*WHAT IS BEING ASKED*.
Every line below that mentions the word "written" should be copied out.

══════════════════════════════

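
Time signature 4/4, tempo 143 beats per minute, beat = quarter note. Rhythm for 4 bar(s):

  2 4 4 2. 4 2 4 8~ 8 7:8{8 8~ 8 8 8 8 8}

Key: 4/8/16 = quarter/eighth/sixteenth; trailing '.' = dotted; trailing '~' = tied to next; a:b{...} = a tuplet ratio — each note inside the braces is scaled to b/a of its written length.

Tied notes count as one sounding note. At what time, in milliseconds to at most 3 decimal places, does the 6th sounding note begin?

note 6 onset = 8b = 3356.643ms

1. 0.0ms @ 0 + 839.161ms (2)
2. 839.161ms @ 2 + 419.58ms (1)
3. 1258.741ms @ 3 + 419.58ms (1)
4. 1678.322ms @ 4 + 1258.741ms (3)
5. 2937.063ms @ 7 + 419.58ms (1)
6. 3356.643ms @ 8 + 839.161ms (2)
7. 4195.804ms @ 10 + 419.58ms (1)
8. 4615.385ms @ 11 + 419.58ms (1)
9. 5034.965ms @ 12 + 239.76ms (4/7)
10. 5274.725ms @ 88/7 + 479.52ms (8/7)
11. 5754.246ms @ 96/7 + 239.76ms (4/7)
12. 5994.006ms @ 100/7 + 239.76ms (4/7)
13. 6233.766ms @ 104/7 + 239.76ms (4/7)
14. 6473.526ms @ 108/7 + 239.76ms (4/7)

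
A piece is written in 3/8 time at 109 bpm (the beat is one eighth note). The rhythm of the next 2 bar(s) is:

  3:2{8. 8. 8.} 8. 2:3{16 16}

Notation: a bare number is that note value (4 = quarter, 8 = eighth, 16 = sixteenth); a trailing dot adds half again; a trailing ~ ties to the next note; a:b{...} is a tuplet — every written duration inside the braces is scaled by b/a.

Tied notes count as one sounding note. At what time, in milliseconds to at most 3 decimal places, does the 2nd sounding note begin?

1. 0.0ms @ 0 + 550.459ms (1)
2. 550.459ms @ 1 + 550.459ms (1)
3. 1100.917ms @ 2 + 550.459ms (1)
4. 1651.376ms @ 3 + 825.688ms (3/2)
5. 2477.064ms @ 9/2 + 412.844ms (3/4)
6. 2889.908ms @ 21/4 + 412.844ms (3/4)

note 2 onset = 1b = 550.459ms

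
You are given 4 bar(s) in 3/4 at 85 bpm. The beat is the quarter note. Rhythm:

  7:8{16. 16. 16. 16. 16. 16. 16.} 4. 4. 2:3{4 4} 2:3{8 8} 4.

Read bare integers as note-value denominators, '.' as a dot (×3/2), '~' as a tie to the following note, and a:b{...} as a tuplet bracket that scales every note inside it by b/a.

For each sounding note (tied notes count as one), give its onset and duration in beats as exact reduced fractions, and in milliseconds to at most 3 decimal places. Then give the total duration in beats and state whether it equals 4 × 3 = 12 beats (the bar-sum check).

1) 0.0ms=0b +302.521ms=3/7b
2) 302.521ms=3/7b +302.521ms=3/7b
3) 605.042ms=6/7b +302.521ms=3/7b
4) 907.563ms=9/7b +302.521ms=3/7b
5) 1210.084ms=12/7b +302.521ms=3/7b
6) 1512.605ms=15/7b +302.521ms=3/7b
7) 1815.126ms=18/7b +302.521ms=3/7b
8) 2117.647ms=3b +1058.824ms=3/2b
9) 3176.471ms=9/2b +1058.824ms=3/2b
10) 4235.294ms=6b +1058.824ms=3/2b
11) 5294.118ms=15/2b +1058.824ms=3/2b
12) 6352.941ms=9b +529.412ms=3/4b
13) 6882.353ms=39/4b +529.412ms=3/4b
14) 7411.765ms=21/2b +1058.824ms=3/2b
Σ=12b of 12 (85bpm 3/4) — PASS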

══════════════════════════════

*SOLUTION TO THIS PROBLEM*.
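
Key: 4/8/16 = quarter/eighth/sixteenth; trailing '.' = dotted; trailing '~' = tied to next; a:b{...} = a tuplet ratio — each note inside the braces is scaled to b/a of its written length.
A piece is written in 3/8 time at 109 bpm (the beat is one eighth note). The rhythm of the next 2 bar(s) is:
Notation: a bare number is that note value (4 = quarter, 8 = eighth, 16 = sixteenth); a trailing dot adds half again; a trailing ~ ties to the next note; a:b{...} is a tuplet — every written duration inside the braces is scaled by b/a.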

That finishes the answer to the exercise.